#### Data for this task ####
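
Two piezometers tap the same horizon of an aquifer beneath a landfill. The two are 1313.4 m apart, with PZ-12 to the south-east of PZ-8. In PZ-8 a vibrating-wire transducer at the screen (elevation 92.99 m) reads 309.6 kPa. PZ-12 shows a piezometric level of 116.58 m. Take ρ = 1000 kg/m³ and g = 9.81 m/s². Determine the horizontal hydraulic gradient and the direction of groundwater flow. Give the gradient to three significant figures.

i ≈ 0.00607; groundwater flows toward the south-east

Pressure head at PZ-8: ψ = P/(ρg) = 309.6×1000 / (1000 × 9.81) = 31.56 m.
Total head at PZ-8: h = z + ψ = 92.99 + 31.56 = 124.55 m.
Total head at PZ-12: h = 116.58 m (water level in the piezometer is the total head).
Head difference: h(PZ-8) − h(PZ-12) = 124.55 − 116.58 = 7.97 m.
Hydraulic gradient: i = |Δh| / L = 7.97 / 1313.4 = 0.00607.
Flow is from higher to lower head: from PZ-8 toward PZ-12, i.e. toward the south-east.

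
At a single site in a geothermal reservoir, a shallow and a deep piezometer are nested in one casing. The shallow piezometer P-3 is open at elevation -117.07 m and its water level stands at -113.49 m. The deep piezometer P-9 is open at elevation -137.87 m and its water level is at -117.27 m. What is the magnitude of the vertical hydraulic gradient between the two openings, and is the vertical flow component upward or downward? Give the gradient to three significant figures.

|i_v| ≈ 0.182; vertical flow is downward

Total head at P-3: h = -113.49 m (water level in the standpipe).
Total head at P-9: h = -117.27 m.
Δh = h(P-3) − h(P-9) = -113.49 − (-117.27) = 3.78 m.
Vertical separation Δz = -117.07 − (-137.87) = 20.80 m.
|i_v| = |Δh| / Δz = 3.78 / 20.80 = 0.182.
Head is higher in the shallow piezometer, so vertical flow is downward (recharge condition).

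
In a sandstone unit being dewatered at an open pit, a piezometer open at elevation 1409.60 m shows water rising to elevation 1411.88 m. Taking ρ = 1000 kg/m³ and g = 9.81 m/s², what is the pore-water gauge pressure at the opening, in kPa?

Pressure head ψ = h − z = 1411.88 − 1409.60 = 2.28 m.
P = ρgψ = 1000 × 9.81 × 2.28 = 22367 Pa ≈ 22.4 kPa.

P ≈ 22.4 kPa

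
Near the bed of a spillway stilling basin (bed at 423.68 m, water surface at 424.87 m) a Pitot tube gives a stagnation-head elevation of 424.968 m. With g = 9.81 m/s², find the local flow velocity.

v ≈ 1.39 m/s

Near the bed, under hydrostatic conditions, the piezometric head (z + ψ) equals the free-surface elevation, 424.87 m.
Velocity head = total − piezometric = 424.968 − 424.87 = 0.098 m.
v = √(2g·h_v) = √(2 × 9.81 × 0.098) = 1.39 m/s.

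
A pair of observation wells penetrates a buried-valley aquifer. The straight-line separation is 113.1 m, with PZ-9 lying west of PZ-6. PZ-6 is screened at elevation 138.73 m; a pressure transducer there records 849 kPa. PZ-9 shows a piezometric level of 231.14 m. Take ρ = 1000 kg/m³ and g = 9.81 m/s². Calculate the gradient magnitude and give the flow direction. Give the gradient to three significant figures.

i ≈ 0.0519; groundwater flows toward the east

Pressure head at PZ-6: ψ = P/(ρg) = 849×1000 / (1000 × 9.81) = 86.54 m.
Total head at PZ-6: h = z + ψ = 138.73 + 86.54 = 225.27 m.
Total head at PZ-9: h = 231.14 m (water level in the piezometer is the total head).
Head difference: h(PZ-6) − h(PZ-9) = 225.27 − 231.14 = -5.87 m.
Hydraulic gradient: i = |Δh| / L = 5.87 / 113.1 = 0.0519.
Flow is from higher to lower head: from PZ-9 toward PZ-6, i.e. toward the east.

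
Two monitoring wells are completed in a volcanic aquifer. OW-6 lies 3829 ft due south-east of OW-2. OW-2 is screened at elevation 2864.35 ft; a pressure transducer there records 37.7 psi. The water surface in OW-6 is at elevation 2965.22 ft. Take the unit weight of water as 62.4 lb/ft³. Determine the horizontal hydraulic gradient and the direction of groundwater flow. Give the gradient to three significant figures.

i ≈ 0.00362; groundwater flows toward the north-west

Pressure head at OW-2: ψ = 144·P/γ = 144 × 37.7 / 62.4 = 87.00 ft.
Total head at OW-2: h = z + ψ = 2864.35 + 87.00 = 2951.35 ft.
Total head at OW-6: h = 2965.22 ft (water level in the piezometer is the total head).
Head difference: h(OW-2) − h(OW-6) = 2951.35 − 2965.22 = -13.87 ft.
Hydraulic gradient: i = |Δh| / L = 13.87 / 3829 = 0.00362.
Flow is from higher to lower head: from OW-6 toward OW-2, i.e. toward the north-west.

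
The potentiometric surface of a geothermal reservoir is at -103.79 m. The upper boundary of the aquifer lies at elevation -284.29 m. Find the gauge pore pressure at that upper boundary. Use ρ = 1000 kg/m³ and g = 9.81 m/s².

P ≈ 1770 kPa

Pressure head at the aquifer top: ψ = h − z = -103.79 − (-284.29) = 180.50 m.
P = ρgψ = 1000 × 9.81 × 180.50 = 1770705 Pa ≈ 1770 kPa.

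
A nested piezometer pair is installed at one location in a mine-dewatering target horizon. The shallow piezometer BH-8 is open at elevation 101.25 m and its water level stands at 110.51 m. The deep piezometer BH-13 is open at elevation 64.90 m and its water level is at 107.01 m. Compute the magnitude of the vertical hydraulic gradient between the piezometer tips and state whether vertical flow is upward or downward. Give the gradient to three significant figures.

Total head at BH-8: h = 110.51 m (water level in the standpipe).
Total head at BH-13: h = 107.01 m.
Δh = h(BH-8) − h(BH-13) = 110.51 − 107.01 = 3.50 m.
Vertical separation Δz = 101.25 − 64.90 = 36.35 m.
|i_v| = |Δh| / Δz = 3.50 / 36.35 = 0.0963.
Head is higher in the shallow piezometer, so vertical flow is downward (recharge condition).

|i_v| ≈ 0.0963; vertical flow is downward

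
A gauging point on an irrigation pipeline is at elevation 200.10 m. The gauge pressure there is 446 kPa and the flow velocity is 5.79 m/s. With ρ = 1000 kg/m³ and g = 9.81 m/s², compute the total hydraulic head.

Pressure head ψ = P/(ρg) = 446×1000 / (1000 × 9.81) = 45.46 m.
Velocity head = v²/(2g) = 5.79² / (2 × 9.81) = 1.709 m.
h = z + ψ + v²/(2g) = 200.10 + 45.46 + 1.709 = 247.27 m.

h ≈ 247.27 m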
####
- What is expected -
Nothing but the lines from the one containing "A gauging point" to the end of the records above should appear, each copied exactly.

- Result -
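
A gauging point on an irrigation pipeline is at elevation 200.10 m. The gauge pressure there is 446 kPa and the flow velocity is 5.79 m/s. With ρ = 1000 kg/m³ and g = 9.81 m/s², compute the total hydraulic head.

Pressure head ψ = P/(ρg) = 446×1000 / (1000 × 9.81) = 45.46 m.
Velocity head = v²/(2g) = 5.79² / (2 × 9.81) = 1.709 m.
h = z + ψ + v²/(2g) = 200.10 + 45.46 + 1.709 = 247.27 m.

h ≈ 247.27 m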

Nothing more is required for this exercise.